__Exercise goal__: Your answer must be the full listing below, repeated exactly.

[[ Dataset entries open ]]

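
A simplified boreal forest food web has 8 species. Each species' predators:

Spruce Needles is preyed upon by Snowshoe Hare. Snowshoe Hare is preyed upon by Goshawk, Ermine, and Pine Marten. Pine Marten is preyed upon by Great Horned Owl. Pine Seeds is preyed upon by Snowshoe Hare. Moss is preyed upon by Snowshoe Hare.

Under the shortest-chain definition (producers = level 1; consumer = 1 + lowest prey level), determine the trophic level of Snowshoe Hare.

Spruce Needles is a producer → level 1.
Snowshoe Hare eats Spruce Needles → level 2.

Trophic level 2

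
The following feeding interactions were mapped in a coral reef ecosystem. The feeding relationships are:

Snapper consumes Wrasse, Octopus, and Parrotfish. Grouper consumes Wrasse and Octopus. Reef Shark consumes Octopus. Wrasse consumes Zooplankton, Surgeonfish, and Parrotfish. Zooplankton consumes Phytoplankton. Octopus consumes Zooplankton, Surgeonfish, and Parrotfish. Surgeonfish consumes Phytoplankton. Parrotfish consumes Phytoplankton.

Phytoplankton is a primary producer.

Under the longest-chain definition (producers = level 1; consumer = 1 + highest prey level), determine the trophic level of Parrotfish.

Trophic level 2

Phytoplankton is a producer → level 1.
Parrotfish eats Phytoplankton → level 2.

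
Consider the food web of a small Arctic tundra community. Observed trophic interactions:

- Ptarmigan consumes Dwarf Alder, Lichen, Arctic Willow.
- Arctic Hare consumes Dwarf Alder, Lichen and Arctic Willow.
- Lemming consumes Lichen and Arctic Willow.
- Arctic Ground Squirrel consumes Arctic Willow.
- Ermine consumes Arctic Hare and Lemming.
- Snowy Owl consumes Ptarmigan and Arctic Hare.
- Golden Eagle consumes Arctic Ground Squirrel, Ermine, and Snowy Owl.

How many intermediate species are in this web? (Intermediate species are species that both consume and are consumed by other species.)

Intermediate species (has both prey and predators): Arctic Ground Squirrel, Lemming, Ptarmigan, Arctic Hare, Snowy Owl, Ermine.
Count: 6.

6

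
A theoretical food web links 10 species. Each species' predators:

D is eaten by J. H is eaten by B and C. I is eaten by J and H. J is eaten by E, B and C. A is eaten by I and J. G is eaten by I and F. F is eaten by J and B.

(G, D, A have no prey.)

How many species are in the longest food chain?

4 species

One longest chain: G → I → J → C.
It has 4 species and 3 links.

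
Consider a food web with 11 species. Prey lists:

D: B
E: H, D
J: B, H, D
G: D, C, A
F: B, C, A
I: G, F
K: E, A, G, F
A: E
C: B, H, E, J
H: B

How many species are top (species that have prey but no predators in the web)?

Top species (has prey, but nothing eats it): I, K.
Count: 2.

2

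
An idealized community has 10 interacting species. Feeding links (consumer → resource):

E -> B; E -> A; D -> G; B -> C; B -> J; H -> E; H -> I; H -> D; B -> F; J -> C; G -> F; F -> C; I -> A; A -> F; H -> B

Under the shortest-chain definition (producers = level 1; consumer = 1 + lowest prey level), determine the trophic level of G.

C is a producer → level 1.
F eats C → level 2.
G eats F → level 3.
No prey of G is below level 2, so 3 is the minimum.

Trophic level 3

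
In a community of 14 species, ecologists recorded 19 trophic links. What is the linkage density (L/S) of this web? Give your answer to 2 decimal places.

There are L = 19 links among S = 14 species.
L/S = 19/14 = 1.3571 ≈ 1.36.

L/S = 1.36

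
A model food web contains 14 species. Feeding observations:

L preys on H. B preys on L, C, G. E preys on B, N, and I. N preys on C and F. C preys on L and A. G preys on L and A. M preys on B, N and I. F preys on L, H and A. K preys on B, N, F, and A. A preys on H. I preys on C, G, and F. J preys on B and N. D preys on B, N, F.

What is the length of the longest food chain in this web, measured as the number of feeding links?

One longest chain: H → L → F → N → M.
It has 5 species and 4 links.

4 links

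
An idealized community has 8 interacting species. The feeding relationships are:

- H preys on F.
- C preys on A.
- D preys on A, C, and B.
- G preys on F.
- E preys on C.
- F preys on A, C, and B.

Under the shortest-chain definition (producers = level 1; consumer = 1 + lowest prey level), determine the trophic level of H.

A is a producer → level 1.
F eats A → level 2.
H eats F → level 3.
No prey of H is below level 2, so 3 is the minimum.

Trophic level 3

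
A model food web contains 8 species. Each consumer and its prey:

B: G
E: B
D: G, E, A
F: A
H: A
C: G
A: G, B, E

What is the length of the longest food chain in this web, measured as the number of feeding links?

4 links

One longest chain: G → B → E → A → D.
It has 5 species and 4 links.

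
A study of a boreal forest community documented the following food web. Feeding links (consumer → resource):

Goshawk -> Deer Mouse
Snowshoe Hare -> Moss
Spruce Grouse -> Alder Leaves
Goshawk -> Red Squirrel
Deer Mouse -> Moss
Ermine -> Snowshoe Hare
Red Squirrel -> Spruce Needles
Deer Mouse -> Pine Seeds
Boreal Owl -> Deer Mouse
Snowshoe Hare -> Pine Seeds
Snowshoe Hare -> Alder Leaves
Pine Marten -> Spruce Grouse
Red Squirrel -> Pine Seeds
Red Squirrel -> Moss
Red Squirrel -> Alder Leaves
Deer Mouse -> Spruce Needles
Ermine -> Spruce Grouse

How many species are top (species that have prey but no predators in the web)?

Top species (has prey, but nothing eats it): Pine Marten, Boreal Owl, Goshawk, Ermine.
Count: 4.

4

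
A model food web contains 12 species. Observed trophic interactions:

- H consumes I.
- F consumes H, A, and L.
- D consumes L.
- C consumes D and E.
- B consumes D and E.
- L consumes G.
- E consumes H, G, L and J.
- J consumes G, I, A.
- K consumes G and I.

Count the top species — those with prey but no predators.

Top species (has prey, but nothing eats it): K, F, B, C.
Count: 4.

4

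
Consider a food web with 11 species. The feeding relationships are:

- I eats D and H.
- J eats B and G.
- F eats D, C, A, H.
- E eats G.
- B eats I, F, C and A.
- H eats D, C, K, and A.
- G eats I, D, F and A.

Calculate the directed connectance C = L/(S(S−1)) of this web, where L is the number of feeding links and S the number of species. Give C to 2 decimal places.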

[[ Dataset entries closed ]]

__Task result__:
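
A simplified boreal forest food web has 8 species. Each species' predators:

Spruce Needles is preyed upon by Snowshoe Hare. Snowshoe Hare is preyed upon by Goshawk, Ermine, and Pine Marten. Pine Marten is preyed upon by Great Horned Owl. Pine Seeds is preyed upon by Snowshoe Hare. Moss is preyed upon by Snowshoe Hare.

Under the shortest-chain definition (producers = level 1; consumer = 1 + lowest prey level), determine the trophic level of Snowshoe Hare.

Spruce Needles is a producer → level 1.
Snowshoe Hare eats Spruce Needles → level 2.

Trophic level 2

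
The following feeding interactions were mapped in a coral reef ecosystem. The feeding relationships are:

Snapper consumes Wrasse, Octopus, and Parrotfish. Grouper consumes Wrasse and Octopus. Reef Shark consumes Octopus. Wrasse consumes Zooplankton, Surgeonfish, and Parrotfish. Zooplankton consumes Phytoplankton. Octopus consumes Zooplankton, Surgeonfish, and Parrotfish. Surgeonfish consumes Phytoplankton. Parrotfish consumes Phytoplankton.

Phytoplankton is a primary producer.

Under the longest-chain definition (producers = level 1; consumer = 1 + highest prey level), determine the trophic level of Parrotfish.

Trophic level 2

Phytoplankton is a producer → level 1.
Parrotfish eats Phytoplankton → level 2.

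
Consider the food web of a small Arctic tundra community. Observed trophic interactions:

- Ptarmigan consumes Dwarf Alder, Lichen, Arctic Willow.
- Arctic Hare consumes Dwarf Alder, Lichen and Arctic Willow.
- Lemming consumes Lichen and Arctic Willow.
- Arctic Ground Squirrel consumes Arctic Willow.
- Ermine consumes Arctic Hare and Lemming.
- Snowy Owl consumes Ptarmigan and Arctic Hare.
- Golden Eagle consumes Arctic Ground Squirrel, Ermine, and Snowy Owl.

How many intermediate species are in this web? (Intermediate species are species that both consume and are consumed by other species.)

Intermediate species (has both prey and predators): Arctic Ground Squirrel, Lemming, Ptarmigan, Arctic Hare, Snowy Owl, Ermine.
Count: 6.

6

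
A theoretical food web links 10 species. Each species' predators:

D is eaten by J. H is eaten by B and C. I is eaten by J and H. J is eaten by E, B and C. A is eaten by I and J. G is eaten by I and F. F is eaten by J and B.

(G, D, A have no prey.)

How many species are in the longest food chain?

4 species

One longest chain: G → I → J → C.
It has 4 species and 3 links.

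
Consider a food web with 11 species. Prey lists:

D: B
E: H, D
J: B, H, D
G: D, C, A
F: B, C, A
I: G, F
K: E, A, G, F
A: E
C: B, H, E, J
H: B

How many species are top (species that have prey but no predators in the web)?

Top species (has prey, but nothing eats it): I, K.
Count: 2.

2

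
An idealized community has 10 interacting species. Feeding links (consumer → resource):

E -> B; E -> A; D -> G; B -> C; B -> J; H -> E; H -> I; H -> D; B -> F; J -> C; G -> F; F -> C; I -> A; A -> F; H -> B

Under the shortest-chain definition (producers = level 1; consumer = 1 + lowest prey level), determine the trophic level of G.

C is a producer → level 1.
F eats C → level 2.
G eats F → level 3.
No prey of G is below level 2, so 3 is the minimum.

Trophic level 3

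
In a community of 14 species, ecologists recorded 19 trophic links. What is the linkage density (L/S) of this web? Give your answer to 2 decimal places.

There are L = 19 links among S = 14 species.
L/S = 19/14 = 1.3571 ≈ 1.36.

L/S = 1.36

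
A model food web contains 14 species. Feeding observations:

L preys on H. B preys on L, C, G. E preys on B, N, and I. N preys on C and F. C preys on L and A. G preys on L and A. M preys on B, N and I. F preys on L, H and A. K preys on B, N, F, and A. A preys on H. I preys on C, G, and F. J preys on B and N. D preys on B, N, F.

What is the length of the longest food chain in this web, measured as the number of feeding links?

One longest chain: H → L → F → N → M.
It has 5 species and 4 links.

4 links

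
An idealized community has 8 interacting species. The feeding relationships are:

- H preys on F.
- C preys on A.
- D preys on A, C, and B.
- G preys on F.
- E preys on C.
- F preys on A, C, and B.

Under the shortest-chain definition (producers = level 1; consumer = 1 + lowest prey level), determine the trophic level of H.

A is a producer → level 1.
F eats A → level 2.
H eats F → level 3.
No prey of H is below level 2, so 3 is the minimum.

Trophic level 3

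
A model food web contains 8 species. Each consumer and its prey:

B: G
E: B
D: G, E, A
F: A
H: A
C: G
A: G, B, E

What is the length of the longest food chain in this web, measured as the number of feeding links?

4 links

One longest chain: G → B → E → A → D.
It has 5 species and 4 links.

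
A study of a boreal forest community documented the following food web. Feeding links (consumer → resource):

Goshawk -> Deer Mouse
Snowshoe Hare -> Moss
Spruce Grouse -> Alder Leaves
Goshawk -> Red Squirrel
Deer Mouse -> Moss
Ermine -> Snowshoe Hare
Red Squirrel -> Spruce Needles
Deer Mouse -> Pine Seeds
Boreal Owl -> Deer Mouse
Snowshoe Hare -> Pine Seeds
Snowshoe Hare -> Alder Leaves
Pine Marten -> Spruce Grouse
Red Squirrel -> Pine Seeds
Red Squirrel -> Moss
Red Squirrel -> Alder Leaves
Deer Mouse -> Spruce Needles
Ermine -> Spruce Grouse

How many species are top (species that have prey but no predators in the web)?

Top species (has prey, but nothing eats it): Pine Marten, Boreal Owl, Goshawk, Ermine.
Count: 4.

4

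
A model food web contains 12 species. Observed trophic interactions:

- H consumes I.
- F consumes H, A, and L.
- D consumes L.
- C consumes D and E.
- B consumes D and E.
- L consumes G.
- E consumes H, G, L and J.
- J consumes G, I, A.
- K consumes G and I.

Count the top species — those with prey but no predators.

Top species (has prey, but nothing eats it): K, F, B, C.
Count: 4.

4

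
Consider a food web with 11 species. The feeding relationships are:

- I eats D and H.
- J eats B and G.
- F eats D, C, A, H.
- E eats G.
- B eats I, F, C and A.
- H eats D, C, K, and A.
- G eats I, D, F and A.

Calculate the directed connectance C = L/(S(S−1)) of this web, where L is the number of feeding links and S the number of species. Give C to 2 decimal places.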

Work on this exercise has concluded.